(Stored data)
"""

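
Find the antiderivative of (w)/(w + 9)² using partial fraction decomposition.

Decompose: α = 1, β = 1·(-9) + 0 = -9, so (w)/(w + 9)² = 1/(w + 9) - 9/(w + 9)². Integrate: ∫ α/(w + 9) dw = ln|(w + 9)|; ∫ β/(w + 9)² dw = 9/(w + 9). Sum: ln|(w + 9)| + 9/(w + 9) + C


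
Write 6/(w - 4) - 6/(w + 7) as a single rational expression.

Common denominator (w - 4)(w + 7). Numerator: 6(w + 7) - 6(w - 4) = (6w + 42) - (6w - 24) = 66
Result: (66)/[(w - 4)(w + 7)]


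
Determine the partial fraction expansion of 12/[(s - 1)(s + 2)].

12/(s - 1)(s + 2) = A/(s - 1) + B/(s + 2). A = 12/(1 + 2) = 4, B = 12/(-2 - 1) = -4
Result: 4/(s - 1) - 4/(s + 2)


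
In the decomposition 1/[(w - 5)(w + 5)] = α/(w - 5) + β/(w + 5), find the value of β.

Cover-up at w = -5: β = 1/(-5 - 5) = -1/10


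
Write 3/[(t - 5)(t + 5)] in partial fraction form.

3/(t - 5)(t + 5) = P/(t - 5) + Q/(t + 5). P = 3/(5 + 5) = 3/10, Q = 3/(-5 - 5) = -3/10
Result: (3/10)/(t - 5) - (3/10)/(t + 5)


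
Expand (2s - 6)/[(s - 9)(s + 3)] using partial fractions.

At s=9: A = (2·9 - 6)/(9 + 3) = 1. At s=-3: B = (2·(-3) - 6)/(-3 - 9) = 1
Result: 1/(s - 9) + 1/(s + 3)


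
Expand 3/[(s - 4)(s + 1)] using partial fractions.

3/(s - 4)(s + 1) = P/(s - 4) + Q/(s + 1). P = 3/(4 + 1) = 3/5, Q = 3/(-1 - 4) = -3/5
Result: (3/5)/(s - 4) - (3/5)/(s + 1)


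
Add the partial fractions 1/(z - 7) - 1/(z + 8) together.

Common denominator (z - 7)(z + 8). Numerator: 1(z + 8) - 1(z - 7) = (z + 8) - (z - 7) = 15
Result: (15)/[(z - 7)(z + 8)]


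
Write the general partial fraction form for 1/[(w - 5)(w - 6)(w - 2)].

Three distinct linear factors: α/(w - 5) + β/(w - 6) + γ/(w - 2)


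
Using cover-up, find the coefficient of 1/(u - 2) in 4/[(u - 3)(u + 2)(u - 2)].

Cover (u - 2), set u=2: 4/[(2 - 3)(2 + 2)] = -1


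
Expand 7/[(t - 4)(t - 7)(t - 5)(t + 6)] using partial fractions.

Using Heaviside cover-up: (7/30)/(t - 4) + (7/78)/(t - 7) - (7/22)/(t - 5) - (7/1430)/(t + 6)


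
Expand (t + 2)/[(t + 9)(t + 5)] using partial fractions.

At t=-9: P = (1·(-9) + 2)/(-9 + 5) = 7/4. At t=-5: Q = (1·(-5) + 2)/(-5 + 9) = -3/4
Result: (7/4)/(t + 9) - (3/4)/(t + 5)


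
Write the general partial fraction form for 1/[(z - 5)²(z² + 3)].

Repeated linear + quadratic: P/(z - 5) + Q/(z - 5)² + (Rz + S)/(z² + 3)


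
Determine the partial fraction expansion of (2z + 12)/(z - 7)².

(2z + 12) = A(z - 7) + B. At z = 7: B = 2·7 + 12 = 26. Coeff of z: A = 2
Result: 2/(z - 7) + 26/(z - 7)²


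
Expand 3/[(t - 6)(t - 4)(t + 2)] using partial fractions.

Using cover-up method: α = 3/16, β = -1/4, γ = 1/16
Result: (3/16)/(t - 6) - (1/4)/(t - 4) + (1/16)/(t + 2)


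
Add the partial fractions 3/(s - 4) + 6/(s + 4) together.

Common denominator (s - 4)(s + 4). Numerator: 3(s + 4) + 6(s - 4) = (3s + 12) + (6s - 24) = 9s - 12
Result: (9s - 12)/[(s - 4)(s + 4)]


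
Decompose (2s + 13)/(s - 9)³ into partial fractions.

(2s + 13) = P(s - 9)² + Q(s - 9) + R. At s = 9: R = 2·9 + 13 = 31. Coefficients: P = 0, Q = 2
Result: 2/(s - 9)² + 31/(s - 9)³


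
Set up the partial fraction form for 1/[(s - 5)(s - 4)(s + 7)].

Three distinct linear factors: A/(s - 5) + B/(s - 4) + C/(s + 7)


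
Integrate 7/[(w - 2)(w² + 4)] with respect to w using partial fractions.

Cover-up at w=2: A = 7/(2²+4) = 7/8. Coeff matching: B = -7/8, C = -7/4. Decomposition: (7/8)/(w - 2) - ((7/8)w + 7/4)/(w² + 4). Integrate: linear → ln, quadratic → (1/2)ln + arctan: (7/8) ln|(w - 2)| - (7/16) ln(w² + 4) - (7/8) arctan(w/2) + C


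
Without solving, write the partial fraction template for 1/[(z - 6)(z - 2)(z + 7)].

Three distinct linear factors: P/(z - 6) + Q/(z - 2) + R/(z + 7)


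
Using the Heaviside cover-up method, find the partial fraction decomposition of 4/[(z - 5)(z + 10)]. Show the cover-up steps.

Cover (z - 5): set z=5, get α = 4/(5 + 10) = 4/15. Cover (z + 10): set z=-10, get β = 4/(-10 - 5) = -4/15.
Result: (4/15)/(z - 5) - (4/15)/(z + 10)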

"""

- **Work required**
The records above are to be given again in full, exactly as written.

- **Solution below**
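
Find the antiderivative of (w)/(w + 9)² using partial fraction decomposition.

Decompose: α = 1, β = 1·(-9) + 0 = -9, so (w)/(w + 9)² = 1/(w + 9) - 9/(w + 9)². Integrate: ∫ α/(w + 9) dw = ln|(w + 9)|; ∫ β/(w + 9)² dw = 9/(w + 9). Sum: ln|(w + 9)| + 9/(w + 9) + C


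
Write 6/(w - 4) - 6/(w + 7) as a single rational expression.

Common denominator (w - 4)(w + 7). Numerator: 6(w + 7) - 6(w - 4) = (6w + 42) - (6w - 24) = 66
Result: (66)/[(w - 4)(w + 7)]


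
Determine the partial fraction expansion of 12/[(s - 1)(s + 2)].

12/(s - 1)(s + 2) = A/(s - 1) + B/(s + 2). A = 12/(1 + 2) = 4, B = 12/(-2 - 1) = -4
Result: 4/(s - 1) - 4/(s + 2)


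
In the decomposition 1/[(w - 5)(w + 5)] = α/(w - 5) + β/(w + 5), find the value of β.

Cover-up at w = -5: β = 1/(-5 - 5) = -1/10


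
Write 3/[(t - 5)(t + 5)] in partial fraction form.

3/(t - 5)(t + 5) = P/(t - 5) + Q/(t + 5). P = 3/(5 + 5) = 3/10, Q = 3/(-5 - 5) = -3/10
Result: (3/10)/(t - 5) - (3/10)/(t + 5)


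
Expand (2s - 6)/[(s - 9)(s + 3)] using partial fractions.

At s=9: A = (2·9 - 6)/(9 + 3) = 1. At s=-3: B = (2·(-3) - 6)/(-3 - 9) = 1
Result: 1/(s - 9) + 1/(s + 3)


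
Expand 3/[(s - 4)(s + 1)] using partial fractions.

3/(s - 4)(s + 1) = P/(s - 4) + Q/(s + 1). P = 3/(4 + 1) = 3/5, Q = 3/(-1 - 4) = -3/5
Result: (3/5)/(s - 4) - (3/5)/(s + 1)


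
Add the partial fractions 1/(z - 7) - 1/(z + 8) together.

Common denominator (z - 7)(z + 8). Numerator: 1(z + 8) - 1(z - 7) = (z + 8) - (z - 7) = 15
Result: (15)/[(z - 7)(z + 8)]


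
Write the general partial fraction form for 1/[(w - 5)(w - 6)(w - 2)].

Three distinct linear factors: α/(w - 5) + β/(w - 6) + γ/(w - 2)


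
Using cover-up, find the coefficient of 1/(u - 2) in 4/[(u - 3)(u + 2)(u - 2)].

Cover (u - 2), set u=2: 4/[(2 - 3)(2 + 2)] = -1


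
Expand 7/[(t - 4)(t - 7)(t - 5)(t + 6)] using partial fractions.

Using Heaviside cover-up: (7/30)/(t - 4) + (7/78)/(t - 7) - (7/22)/(t - 5) - (7/1430)/(t + 6)


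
Expand (t + 2)/[(t + 9)(t + 5)] using partial fractions.

At t=-9: P = (1·(-9) + 2)/(-9 + 5) = 7/4. At t=-5: Q = (1·(-5) + 2)/(-5 + 9) = -3/4
Result: (7/4)/(t + 9) - (3/4)/(t + 5)


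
Write the general partial fraction form for 1/[(z - 5)²(z² + 3)].

Repeated linear + quadratic: P/(z - 5) + Q/(z - 5)² + (Rz + S)/(z² + 3)


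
Determine the partial fraction expansion of (2z + 12)/(z - 7)².

(2z + 12) = A(z - 7) + B. At z = 7: B = 2·7 + 12 = 26. Coeff of z: A = 2
Result: 2/(z - 7) + 26/(z - 7)²


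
Expand 3/[(t - 6)(t - 4)(t + 2)] using partial fractions.

Using cover-up method: α = 3/16, β = -1/4, γ = 1/16
Result: (3/16)/(t - 6) - (1/4)/(t - 4) + (1/16)/(t + 2)


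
Add the partial fractions 3/(s - 4) + 6/(s + 4) together.

Common denominator (s - 4)(s + 4). Numerator: 3(s + 4) + 6(s - 4) = (3s + 12) + (6s - 24) = 9s - 12
Result: (9s - 12)/[(s - 4)(s + 4)]


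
Decompose (2s + 13)/(s - 9)³ into partial fractions.

(2s + 13) = P(s - 9)² + Q(s - 9) + R. At s = 9: R = 2·9 + 13 = 31. Coefficients: P = 0, Q = 2
Result: 2/(s - 9)² + 31/(s - 9)³


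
Set up the partial fraction form for 1/[(s - 5)(s - 4)(s + 7)].

Three distinct linear factors: A/(s - 5) + B/(s - 4) + C/(s + 7)


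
Integrate 7/[(w - 2)(w² + 4)] with respect to w using partial fractions.

Cover-up at w=2: A = 7/(2²+4) = 7/8. Coeff matching: B = -7/8, C = -7/4. Decomposition: (7/8)/(w - 2) - ((7/8)w + 7/4)/(w² + 4). Integrate: linear → ln, quadratic → (1/2)ln + arctan: (7/8) ln|(w - 2)| - (7/16) ln(w² + 4) - (7/8) arctan(w/2) + C


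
Without solving, write the partial fraction template for 1/[(z - 6)(z - 2)(z + 7)].

Three distinct linear factors: P/(z - 6) + Q/(z - 2) + R/(z + 7)


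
Using the Heaviside cover-up method, find the partial fraction decomposition of 4/[(z - 5)(z + 10)]. Show the cover-up steps.

Cover (z - 5): set z=5, get α = 4/(5 + 10) = 4/15. Cover (z + 10): set z=-10, get β = 4/(-10 - 5) = -4/15.
Result: (4/15)/(z - 5) - (4/15)/(z + 10)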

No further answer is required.